▶ Problem to solve:
Copy exactly. Begin with the line that contains "Compute the value" and stop after the last line of the records.

(Supplied records)

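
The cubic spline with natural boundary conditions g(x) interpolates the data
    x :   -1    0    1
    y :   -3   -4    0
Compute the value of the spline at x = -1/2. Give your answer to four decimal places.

Let m_i = g''(x_i). Step sizes h_i = 1, 1; slopes of the chords Δ_i = (y_(i+1) - y_i)/h_i = -1, 4.
  1·m_0 + 4·m_1 + 1·m_2 = 6(Δ_1 - Δ_0) = 30
Natural end conditions: m_0 = m_2 = 0.
Solving: m_0 = 0, m_1 = 15/2, m_2 = 0.
On [-1, 0], g(x) = -3 - 9/4·(x + 1) + 0·(x + 1)² + 5/4·(x + 1)³.
With (x + 1) = 1/2: g(-1/2) = -127/32.

-3.9688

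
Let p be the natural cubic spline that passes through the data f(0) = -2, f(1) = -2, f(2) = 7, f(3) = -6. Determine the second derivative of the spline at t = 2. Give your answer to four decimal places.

-38.8000

Write σ_i for p''(x_i). With h_i = 1, 1, 1 and divided differences Δ_i = 0, 9, -13, the continuity of p' gives the tridiagonal system
  1·σ_0 + 4·σ_1 + 1·σ_2 = 6(Δ_1 - Δ_0) = 54
  1·σ_1 + 4·σ_2 + 1·σ_3 = 6(Δ_2 - Δ_1) = -132
Natural end conditions: σ_0 = σ_3 = 0.
Solving the tridiagonal system: σ_0 = 0, σ_1 = 116/5, σ_2 = -194/5, σ_3 = 0.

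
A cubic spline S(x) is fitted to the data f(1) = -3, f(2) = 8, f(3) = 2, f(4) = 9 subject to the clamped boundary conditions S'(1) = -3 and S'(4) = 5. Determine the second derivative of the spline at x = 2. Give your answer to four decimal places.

-52.2667

With M_i denoting the second derivative at x_i, h_i = 1, 1, 1, and Δ_i = (y_(i+1) − y_i)/h_i = 11, -6, 7:
  1·M_0 + 4·M_1 + 1·M_2 = 6(Δ_1 - Δ_0) = -102
  1·M_1 + 4·M_2 + 1·M_3 = 6(Δ_2 - Δ_1) = 78
Clamped end conditions give two more equations: 2h_0·M_0 + h_0·M_1 = 6(Δ_0 - S'(1)) = 84 and h_2·M_2 + 2h_2·M_3 = 6(S'(4) - Δ_2) = -12.
Solving: M_0 = 1022/15, M_1 = -784/15, M_2 = 584/15, M_3 = -382/15.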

(End Supplied records)

▶ Task answer:
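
Compute the value of the spline at x = -1/2. Give your answer to four decimal places.

Let m_i = g''(x_i). Step sizes h_i = 1, 1; slopes of the chords Δ_i = (y_(i+1) - y_i)/h_i = -1, 4.
  1·m_0 + 4·m_1 + 1·m_2 = 6(Δ_1 - Δ_0) = 30
Natural end conditions: m_0 = m_2 = 0.
Solving: m_0 = 0, m_1 = 15/2, m_2 = 0.
On [-1, 0], g(x) = -3 - 9/4·(x + 1) + 0·(x + 1)² + 5/4·(x + 1)³.
With (x + 1) = 1/2: g(-1/2) = -127/32.

-3.9688

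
Let p be the natural cubic spline that passes through the data f(0) = -2, f(1) = -2, f(2) = 7, f(3) = -6. Determine the second derivative of the spline at t = 2. Give your answer to four decimal places.

-38.8000

Write σ_i for p''(x_i). With h_i = 1, 1, 1 and divided differences Δ_i = 0, 9, -13, the continuity of p' gives the tridiagonal system
  1·σ_0 + 4·σ_1 + 1·σ_2 = 6(Δ_1 - Δ_0) = 54
  1·σ_1 + 4·σ_2 + 1·σ_3 = 6(Δ_2 - Δ_1) = -132
Natural end conditions: σ_0 = σ_3 = 0.
Solving the tridiagonal system: σ_0 = 0, σ_1 = 116/5, σ_2 = -194/5, σ_3 = 0.

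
A cubic spline S(x) is fitted to the data f(1) = -3, f(2) = 8, f(3) = 2, f(4) = 9 subject to the clamped boundary conditions S'(1) = -3 and S'(4) = 5. Determine the second derivative of the spline at x = 2. Give your answer to four decimal places.

-52.2667

With M_i denoting the second derivative at x_i, h_i = 1, 1, 1, and Δ_i = (y_(i+1) − y_i)/h_i = 11, -6, 7:
  1·M_0 + 4·M_1 + 1·M_2 = 6(Δ_1 - Δ_0) = -102
  1·M_1 + 4·M_2 + 1·M_3 = 6(Δ_2 - Δ_1) = 78
Clamped end conditions give two more equations: 2h_0·M_0 + h_0·M_1 = 6(Δ_0 - S'(1)) = 84 and h_2·M_2 + 2h_2·M_3 = 6(S'(4) - Δ_2) = -12.
Solving: M_0 = 1022/15, M_1 = -784/15, M_2 = 584/15, M_3 = -382/15.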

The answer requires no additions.